Copy out exactly the lines from the one containing "Let f(x) = tan(x/3)." to the end of the records below, both included, and nothing else.

Dataset entries:
********

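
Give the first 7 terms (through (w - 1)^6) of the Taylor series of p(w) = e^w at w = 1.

p(1) = e
p′(1) = e
p′′(1) = e
p′′′(1) = e
p^(4)(1) = e
p^(5)(1) = e
p^(6)(1) = e

e*(w - 1)^6/720 + e*(w - 1)^5/120 + e*(w - 1)^4/24 + e*(w - 1)^3/6 + e*(w - 1)^2/2 + e*(w - 1) + e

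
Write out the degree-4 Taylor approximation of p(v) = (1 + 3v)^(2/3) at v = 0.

-7*v^4/3 + 4*v^3/3 - v^2 + 2*v + 1

p(0) = 1
p′(0) = 2
p′′(0) = -2
p′′′(0) = 8
p^(4)(0) = -56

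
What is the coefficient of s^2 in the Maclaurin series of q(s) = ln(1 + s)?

Differentiate repeatedly and evaluate at the center.
q(0) = 0
q′(0) = 1
q′′(0) = -1

-1/2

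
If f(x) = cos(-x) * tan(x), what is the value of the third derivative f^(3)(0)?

Write out both Maclaurin series and multiply, keeping only the needed powers.
The coefficient of x^3 in the expansion is -1/6, so f′′′(0) = 3! * (-1/6) = -1.

-1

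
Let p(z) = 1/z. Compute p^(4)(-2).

-3/4

Differentiate repeatedly and evaluate at the center.
From the series, [(z + 2)^4] p = -1/32; multiply by 4! = 24 to get -3/4.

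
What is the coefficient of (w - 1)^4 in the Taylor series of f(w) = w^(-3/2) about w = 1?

315/128

Apply the Taylor formula c_k = f^(k)(a)/k!.
f(1) = 1
f′(1) = -3/2
f′′(1) = 15/4
f′′′(1) = -105/8
f^(4)(1) = 945/16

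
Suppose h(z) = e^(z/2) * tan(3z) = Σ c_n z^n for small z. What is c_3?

Take the Cauchy product of the two expansions.
h(0) = 0
h′(0) = 3
h′′(0) = 3
h′′′(0) = 225/4

75/8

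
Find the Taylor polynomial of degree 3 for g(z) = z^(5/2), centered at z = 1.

5*(z - 1)^3/16 + 15*(z - 1)^2/8 + 5*(z - 1)/2 + 1

g(1) = 1
g′(1) = 5/2
g′′(1) = 15/4
g′′′(1) = 15/8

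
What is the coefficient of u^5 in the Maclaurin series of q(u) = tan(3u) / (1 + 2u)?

582/5

Expand each factor separately, then convolve coefficients.
q(0) = 0
q′(0) = 3
q′′(0) = -12
q′′′(0) = 126
q^(4)(0) = -1008
q^(5)(0) = 13968
So c_5 = q^(5)(0)/5! = 582/5.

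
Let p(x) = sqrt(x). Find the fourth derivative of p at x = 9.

-5/11664

Differentiate repeatedly and evaluate at the center.
The coefficient of (x - 9)^4 in the expansion is -5/279936, so p^(4)(9) = 4! * (-5/279936) = -5/11664.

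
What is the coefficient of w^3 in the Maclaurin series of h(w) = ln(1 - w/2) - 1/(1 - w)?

Add the two expansions coefficient-wise.
[w^0] = -1;  [w^1] = -3/2;  [w^2] = -9/8;  [w^3] = -25/24.

-25/24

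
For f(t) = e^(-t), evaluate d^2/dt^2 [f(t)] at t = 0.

1

The coefficient of t^2 in the expansion is 1/2, so f′′(0) = 2! * (1/2) = 1.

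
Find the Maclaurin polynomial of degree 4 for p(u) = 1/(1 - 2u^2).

p(0) = 1
p′(0) = 0
p′′(0) = 4
p′′′(0) = 0
p^(4)(0) = 96
Then c_k = p^(k)(0)/k! gives each Taylor coefficient.

4*u^4 + 2*u^2 + 1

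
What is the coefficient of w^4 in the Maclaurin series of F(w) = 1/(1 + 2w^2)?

4

Compute the successive derivatives at the expansion point and divide by k!.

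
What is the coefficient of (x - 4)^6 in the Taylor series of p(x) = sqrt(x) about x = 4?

p(4) = 2
p′(4) = 1/4
p′′(4) = -1/32
p′′′(4) = 3/256
p^(4)(4) = -15/2048
p^(5)(4) = 105/16384
p^(6)(4) = -945/131072
So c_6 = p^(6)(4)/6! = -21/2097152.

-21/2097152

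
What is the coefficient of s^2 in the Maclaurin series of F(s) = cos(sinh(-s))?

-1/2

Plug the Maclaurin series of the inner function into that of the outer and collect terms.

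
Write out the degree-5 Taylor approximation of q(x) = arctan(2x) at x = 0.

32*x^5/5 - 8*x^3/3 + 2*x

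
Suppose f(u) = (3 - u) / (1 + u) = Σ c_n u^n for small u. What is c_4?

4

Shift and add copies of the series according to the polynomial's terms.
f(0) = 3
f′(0) = -4
f′′(0) = 8
f′′′(0) = -24
f^(4)(0) = 96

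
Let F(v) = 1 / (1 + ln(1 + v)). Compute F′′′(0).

Write 1/(1+u) = 1 - u + u^2 - u^3 + ... and substitute the series for u.
The coefficient of v^3 in the expansion is -7/3, so F′′′(0) = 3! * (-7/3) = -14.

-14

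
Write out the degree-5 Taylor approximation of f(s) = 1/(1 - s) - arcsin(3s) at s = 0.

-689*s^5/40 + s^4 - 7*s^3/2 + s^2 - 2*s + 1

Combine the two series term by term.
f(0) = 1
f′(0) = -2
f′′(0) = 2
f′′′(0) = -21
f^(4)(0) = 24
f^(5)(0) = -2067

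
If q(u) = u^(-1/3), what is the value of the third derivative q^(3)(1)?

The coefficient of (u - 1)^3 in the expansion is -14/81, so q′′′(1) = 3! * (-14/81) = -28/27.

-28/27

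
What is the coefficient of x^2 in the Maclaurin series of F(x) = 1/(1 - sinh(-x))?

1

Plug the Maclaurin series of the inner function into that of the outer and collect terms.
[x^0] = 1;  [x^1] = -1;  [x^2] = 1.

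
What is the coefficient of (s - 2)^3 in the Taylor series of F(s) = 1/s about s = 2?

-1/16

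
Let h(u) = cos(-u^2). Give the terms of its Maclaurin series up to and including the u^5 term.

[u^0] = 1;  [u^1] = 0;  [u^2] = 0;  [u^3] = 0;  [u^4] = -1/2;  [u^5] = 0.

1 - u^4/2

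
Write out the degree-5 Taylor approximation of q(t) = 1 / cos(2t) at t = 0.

Invert the denominator's series and multiply.
q(0) = 1
q′(0) = 0
q′′(0) = 4
q′′′(0) = 0
q^(4)(0) = 80
q^(5)(0) = 0
The Taylor polynomial is Σ q^(k)(0)/k! · t^k.

10*t^4/3 + 2*t^2 + 1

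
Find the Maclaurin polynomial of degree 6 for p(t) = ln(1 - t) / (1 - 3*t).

-17731*t^6/60 - 1969*t^5/20 - 131*t^4/4 - 65*t^3/6 - 7*t^2/2 - t

Multiply the numerator's expansion by the denominator's geometric series.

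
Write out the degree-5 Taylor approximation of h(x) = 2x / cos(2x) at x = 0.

Divide the numerator series by the denominator series (power-series long division).

20*x^5/3 + 4*x^3 + 2*x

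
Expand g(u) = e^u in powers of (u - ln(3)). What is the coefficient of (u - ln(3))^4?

[(u - ln(3))^0] = 3;  [(u - ln(3))^1] = 3;  [(u - ln(3))^2] = 3/2;  [(u - ln(3))^3] = 1/2;  [(u - ln(3))^4] = 1/8.

1/8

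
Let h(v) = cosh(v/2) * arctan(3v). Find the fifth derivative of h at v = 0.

Multiply the two series term by term and collect like powers.
From the series, [v^5] h = 30389/640; multiply by 5! = 120 to get 91167/16.

91167/16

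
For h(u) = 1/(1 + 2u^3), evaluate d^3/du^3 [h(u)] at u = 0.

From the series, [u^3] h = -2; multiply by 3! = 6 to get -12.

-12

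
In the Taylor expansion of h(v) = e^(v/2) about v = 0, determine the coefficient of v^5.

h(0) = 1
h′(0) = 1/2
h′′(0) = 1/4
h′′′(0) = 1/8
h^(4)(0) = 1/16
h^(5)(0) = 1/32
So c_5 = h^(5)(0)/5! = 1/3840.

1/3840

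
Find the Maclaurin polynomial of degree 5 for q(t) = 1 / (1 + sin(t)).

Write 1/(1+u) = 1 - u + u^2 - u^3 + ... and substitute the series for u.

-61*t^5/120 + 2*t^4/3 - 5*t^3/6 + t^2 - t + 1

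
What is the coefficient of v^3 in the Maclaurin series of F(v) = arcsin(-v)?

-1/6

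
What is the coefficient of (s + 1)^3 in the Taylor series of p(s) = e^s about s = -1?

e^(-1)/6

p(-1) = e^(-1)
p′(-1) = e^(-1)
p′′(-1) = e^(-1)
p′′′(-1) = e^(-1)
Then c_k = p^(k)(-1)/k! gives each Taylor coefficient.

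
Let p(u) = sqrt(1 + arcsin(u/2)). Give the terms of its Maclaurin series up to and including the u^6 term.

Plug the Maclaurin series of the inner function into that of the outer and collect terms.
p(0) = 1
p′(0) = 1/4
p′′(0) = -1/16
p′′′(0) = 7/64
p^(4)(0) = -31/256
p^(5)(0) = 369/1024
p^(6)(0) = -7*2^(419/781)*3^(714/781)*5^(651/781)*7^(199/781)/225

-3169*u^6/2949120 + 123*u^5/40960 - 31*u^4/6144 + 7*u^3/384 - u^2/32 + u/4 + 1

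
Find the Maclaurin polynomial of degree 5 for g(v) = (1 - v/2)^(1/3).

Apply the Taylor formula c_k = f^(k)(a)/k!.
[v^0] = 1;  [v^1] = -1/6;  [v^2] = -1/36;  [v^3] = -5/648;  [v^4] = -5/1944;  [v^5] = -11/11664.

-11*v^5/11664 - 5*v^4/1944 - 5*v^3/648 - v^2/36 - v/6 + 1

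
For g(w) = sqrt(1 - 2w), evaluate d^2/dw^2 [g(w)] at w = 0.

-1

Compute the successive derivatives at the expansion point and divide by k!.
From the series, [w^2] g = -1/2; multiply by 2! = 2 to get -1.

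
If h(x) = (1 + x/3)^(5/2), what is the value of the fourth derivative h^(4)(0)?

The coefficient of x^4 in the expansion is -5/10368, so h^(4)(0) = 4! * (-5/10368) = -5/432.

-5/432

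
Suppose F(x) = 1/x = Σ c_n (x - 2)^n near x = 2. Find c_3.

-1/16

F(2) = 1/2
F′(2) = -1/4
F′′(2) = 1/4
F′′′(2) = -3/8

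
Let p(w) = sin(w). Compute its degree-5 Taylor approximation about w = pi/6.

Differentiate repeatedly and evaluate at the center.
p(pi/6) = 1/2
p′(pi/6) = sqrt(3)/2
p′′(pi/6) = -1/2
p′′′(pi/6) = -sqrt(3)/2
p^(4)(pi/6) = 1/2
p^(5)(pi/6) = sqrt(3)/2
Dividing each by k! gives the coefficients c_0, ..., c_5.

sqrt(3)*(w - pi/6)^5/240 + (w - pi/6)^4/48 - sqrt(3)*(w - pi/6)^3/12 - (w - pi/6)^2/4 + sqrt(3)*(w - pi/6)/2 + 1/2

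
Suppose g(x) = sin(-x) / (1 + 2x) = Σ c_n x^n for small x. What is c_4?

Multiply the two series term by term and collect like powers.
g(0) = 0
g′(0) = -1
g′′(0) = 4
g′′′(0) = -23
g^(4)(0) = 184

23/3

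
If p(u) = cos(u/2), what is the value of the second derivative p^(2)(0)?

-1/4

The coefficient of u^2 in the expansion is -1/8, so p′′(0) = 2! * (-1/8) = -1/4.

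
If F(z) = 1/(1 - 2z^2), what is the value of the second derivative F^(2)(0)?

Apply the Taylor formula c_k = f^(k)(a)/k!.
The coefficient of z^2 in the expansion is 2, so F′′(0) = 2! * (2) = 4.

4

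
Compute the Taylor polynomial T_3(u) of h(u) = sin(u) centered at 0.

-u^3/6 + u

Use the known series and substitute for the argument.
[u^0] = 0;  [u^1] = 1;  [u^2] = 0;  [u^3] = -1/6.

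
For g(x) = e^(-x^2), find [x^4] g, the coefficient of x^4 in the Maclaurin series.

[x^0] = 1;  [x^1] = 0;  [x^2] = -1;  [x^3] = 0;  [x^4] = 1/2.

1/2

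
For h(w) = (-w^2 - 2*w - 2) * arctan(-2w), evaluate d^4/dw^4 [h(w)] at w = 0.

Shift and add copies of the series according to the polynomial's terms.
The coefficient of w^4 in the expansion is -16/3, so h^(4)(0) = 4! * (-16/3) = -128.

-128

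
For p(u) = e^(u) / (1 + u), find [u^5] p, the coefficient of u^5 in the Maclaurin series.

Expand each factor separately, then convolve coefficients.
p(0) = 1
p′(0) = 0
p′′(0) = 1
p′′′(0) = -2
p^(4)(0) = 9
p^(5)(0) = -44

-11/30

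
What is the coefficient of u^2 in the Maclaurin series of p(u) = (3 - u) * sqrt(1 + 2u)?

-5/2

Shift and add copies of the series according to the polynomial's terms.
p(0) = 3
p′(0) = 2
p′′(0) = -5
The Taylor polynomial is Σ p^(k)(0)/k! · u^k.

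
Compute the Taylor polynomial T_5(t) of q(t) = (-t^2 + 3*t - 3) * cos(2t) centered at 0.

2*t^5 - 6*t^3 + 5*t^2 + 3*t - 3

Multiply each power in the prefactor through the base expansion.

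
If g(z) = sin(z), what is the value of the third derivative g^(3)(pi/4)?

The coefficient of (z - pi/4)^3 in the expansion is -sqrt(2)/12, so g′′′(pi/4) = 3! * (-sqrt(2)/12) = -sqrt(2)/2.

-sqrt(2)/2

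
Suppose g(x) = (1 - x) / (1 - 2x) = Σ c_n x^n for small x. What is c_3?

4

Shift and add copies of the series according to the polynomial's terms.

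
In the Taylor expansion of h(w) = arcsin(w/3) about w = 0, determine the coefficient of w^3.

1/162

h(0) = 0
h′(0) = 1/3
h′′(0) = 0
h′′′(0) = 1/27
The Taylor polynomial is Σ h^(k)(0)/k! · w^k.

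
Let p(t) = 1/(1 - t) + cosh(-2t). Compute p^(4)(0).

40

Add the two expansions coefficient-wise.
The coefficient of t^4 in the expansion is 5/3, so p^(4)(0) = 4! * (5/3) = 40.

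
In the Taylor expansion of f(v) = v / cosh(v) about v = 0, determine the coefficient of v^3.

-1/2

Divide the numerator series by the denominator series (power-series long division).
f(0) = 0
f′(0) = 1
f′′(0) = 0
f′′′(0) = -3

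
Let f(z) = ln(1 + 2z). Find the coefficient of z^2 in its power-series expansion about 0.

Differentiate repeatedly and evaluate at the center.
[z^0] = 0;  [z^1] = 2;  [z^2] = -2.

-2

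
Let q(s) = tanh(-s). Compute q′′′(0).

From the series, [s^3] q = 1/3; multiply by 3! = 6 to get 2.

2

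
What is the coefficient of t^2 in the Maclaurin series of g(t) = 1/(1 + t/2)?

1/4

g(0) = 1
g′(0) = -1/2
g′′(0) = 1/2
The Taylor polynomial is Σ g^(k)(0)/k! · t^k.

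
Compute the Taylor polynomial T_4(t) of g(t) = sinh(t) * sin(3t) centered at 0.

-4*t^4 + 3*t^2

Write out both Maclaurin series and multiply, keeping only the needed powers.
g(0) = 0
g′(0) = 0
g′′(0) = 6
g′′′(0) = 0
g^(4)(0) = -96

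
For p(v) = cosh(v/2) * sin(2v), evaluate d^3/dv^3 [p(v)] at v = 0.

-13/2

Expand each factor separately, then convolve coefficients.
The coefficient of v^3 in the expansion is -13/12, so p′′′(0) = 3! * (-13/12) = -13/2.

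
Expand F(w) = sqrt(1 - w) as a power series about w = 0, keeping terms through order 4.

-5*w^4/128 - w^3/16 - w^2/8 - w/2 + 1

Compute the successive derivatives at the expansion point and divide by k!.
F(0) = 1
F′(0) = -1/2
F′′(0) = -1/4
F′′′(0) = -3/8
F^(4)(0) = -15/16
Then c_k = F^(k)(0)/k! gives each Taylor coefficient.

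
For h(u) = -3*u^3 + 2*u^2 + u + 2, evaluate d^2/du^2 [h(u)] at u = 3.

-50

The coefficient of (u - 3)^2 in the expansion is -25, so h′′(3) = 2! * (-25) = -50.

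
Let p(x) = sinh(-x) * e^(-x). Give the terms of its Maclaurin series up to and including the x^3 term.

Multiply the two series term by term and collect like powers.
p(0) = 0
p′(0) = -1
p′′(0) = 2
p′′′(0) = -4

-2*x^3/3 + x^2 - x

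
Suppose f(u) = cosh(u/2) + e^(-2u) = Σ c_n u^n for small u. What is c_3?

-4/3

Add the two expansions coefficient-wise.
f(0) = 2
f′(0) = -2
f′′(0) = 17/4
f′′′(0) = -8
Then c_k = f^(k)(0)/k! gives each Taylor coefficient.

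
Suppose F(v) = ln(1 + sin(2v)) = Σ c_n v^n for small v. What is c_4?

-4/3

Let u equal the inner series; expand the outer function in u and truncate.
F(0) = 0
F′(0) = 2
F′′(0) = -4
F′′′(0) = 8
F^(4)(0) = -32
Dividing each by k! gives the coefficients c_0, ..., c_4.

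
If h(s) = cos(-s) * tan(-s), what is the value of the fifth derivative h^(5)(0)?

Expand each factor separately, then convolve coefficients.
From the series, [s^5] h = -1/120; multiply by 5! = 120 to get -1.

-1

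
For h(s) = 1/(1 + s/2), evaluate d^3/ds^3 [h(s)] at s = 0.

Compute the successive derivatives at the expansion point and divide by k!.
The coefficient of s^3 in the expansion is -1/8, so h′′′(0) = 3! * (-1/8) = -3/4.

-3/4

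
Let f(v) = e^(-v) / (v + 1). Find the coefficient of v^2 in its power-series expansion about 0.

Use 1/(1 - r) = Σ r^k on the denominator, then take the Cauchy product.
[v^0] = 1;  [v^1] = -2;  [v^2] = 5/2.
So c_2 = f′′(0)/2! = 5/2.

5/2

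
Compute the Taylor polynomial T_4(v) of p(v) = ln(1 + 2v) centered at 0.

-4*v^4 + 8*v^3/3 - 2*v^2 + 2*v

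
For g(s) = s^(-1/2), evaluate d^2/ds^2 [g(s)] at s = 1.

Use the known series and substitute for the argument.
The coefficient of (s - 1)^2 in the expansion is 3/8, so g′′(1) = 2! * (3/8) = 3/4.

3/4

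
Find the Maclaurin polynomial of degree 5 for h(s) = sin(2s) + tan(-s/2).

21*s^5/80 - 11*s^3/8 + 3*s/2

Combine the two series term by term.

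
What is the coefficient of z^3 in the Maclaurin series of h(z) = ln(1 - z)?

c_3 = h′′′(0)/3! = -1/3.

-1/3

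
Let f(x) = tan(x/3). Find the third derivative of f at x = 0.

From the series, [x^3] f = 1/81; multiply by 3! = 6 to get 2/27.

2/27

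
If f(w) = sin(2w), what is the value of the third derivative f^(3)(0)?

-8

Use the known series and substitute for the argument.
From the series, [w^3] f = -4/3; multiply by 3! = 6 to get -8.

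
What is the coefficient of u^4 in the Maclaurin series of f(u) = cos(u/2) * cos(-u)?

Multiply the two series term by term and collect like powers.
f(0) = 1
f′(0) = 0
f′′(0) = -5/4
f′′′(0) = 0
f^(4)(0) = 41/16

41/384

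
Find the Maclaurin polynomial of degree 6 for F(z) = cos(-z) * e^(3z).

Expand each factor separately, then convolve coefficients.

-22*z^6/45 - z^5/10 + 7*z^4/6 + 3*z^3 + 4*z^2 + 3*z + 1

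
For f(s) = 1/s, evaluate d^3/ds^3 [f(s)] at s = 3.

Apply the Taylor formula c_k = f^(k)(a)/k!.
The coefficient of (s - 3)^3 in the expansion is -1/81, so f′′′(3) = 3! * (-1/81) = -2/27.

-2/27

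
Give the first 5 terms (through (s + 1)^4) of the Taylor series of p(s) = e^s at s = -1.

(s + 1)^4*e^(-1)/24 + (s + 1)^3*e^(-1)/6 + (s + 1)^2*e^(-1)/2 + (s + 1)*e^(-1) + e^(-1)

p(-1) = e^(-1)
p′(-1) = e^(-1)
p′′(-1) = e^(-1)
p′′′(-1) = e^(-1)
p^(4)(-1) = e^(-1)
The Taylor polynomial is Σ p^(k)(-1)/k! · (s + 1)^k.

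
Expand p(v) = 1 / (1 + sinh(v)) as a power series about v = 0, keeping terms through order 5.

Write 1/(1+u) = 1 - u + u^2 - u^3 + ... and substitute the series for u.
p(0) = 1
p′(0) = -1
p′′(0) = 2
p′′′(0) = -7
p^(4)(0) = 32
p^(5)(0) = -181
The Taylor polynomial is Σ p^(k)(0)/k! · v^k.

-181*v^5/120 + 4*v^4/3 - 7*v^3/6 + v^2 - v + 1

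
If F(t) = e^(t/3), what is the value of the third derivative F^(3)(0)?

1/27

The coefficient of t^3 in the expansion is 1/162, so F′′′(0) = 3! * (1/162) = 1/27.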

********

> **ANSWER**:
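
Let f(x) = tan(x/3). Find the third derivative of f at x = 0.

From the series, [x^3] f = 1/81; multiply by 3! = 6 to get 2/27.

2/27

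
If f(w) = sin(2w), what is the value of the third derivative f^(3)(0)?

-8

Use the known series and substitute for the argument.
From the series, [w^3] f = -4/3; multiply by 3! = 6 to get -8.

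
What is the coefficient of u^4 in the Maclaurin series of f(u) = cos(u/2) * cos(-u)?

Multiply the two series term by term and collect like powers.
f(0) = 1
f′(0) = 0
f′′(0) = -5/4
f′′′(0) = 0
f^(4)(0) = 41/16

41/384

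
Find the Maclaurin polynomial of degree 6 for F(z) = cos(-z) * e^(3z).

Expand each factor separately, then convolve coefficients.

-22*z^6/45 - z^5/10 + 7*z^4/6 + 3*z^3 + 4*z^2 + 3*z + 1

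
For f(s) = 1/s, evaluate d^3/ds^3 [f(s)] at s = 3.

Apply the Taylor formula c_k = f^(k)(a)/k!.
The coefficient of (s - 3)^3 in the expansion is -1/81, so f′′′(3) = 3! * (-1/81) = -2/27.

-2/27

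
Give the first 5 terms (through (s + 1)^4) of the Taylor series of p(s) = e^s at s = -1.

(s + 1)^4*e^(-1)/24 + (s + 1)^3*e^(-1)/6 + (s + 1)^2*e^(-1)/2 + (s + 1)*e^(-1) + e^(-1)

p(-1) = e^(-1)
p′(-1) = e^(-1)
p′′(-1) = e^(-1)
p′′′(-1) = e^(-1)
p^(4)(-1) = e^(-1)
The Taylor polynomial is Σ p^(k)(-1)/k! · (s + 1)^k.

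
Expand p(v) = 1 / (1 + sinh(v)) as a power series about v = 0, keeping terms through order 5.

Write 1/(1+u) = 1 - u + u^2 - u^3 + ... and substitute the series for u.
p(0) = 1
p′(0) = -1
p′′(0) = 2
p′′′(0) = -7
p^(4)(0) = 32
p^(5)(0) = -181
The Taylor polynomial is Σ p^(k)(0)/k! · v^k.

-181*v^5/120 + 4*v^4/3 - 7*v^3/6 + v^2 - v + 1

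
If F(t) = e^(t/3), what is the value of the third derivative F^(3)(0)?

1/27

The coefficient of t^3 in the expansion is 1/162, so F′′′(0) = 3! * (1/162) = 1/27.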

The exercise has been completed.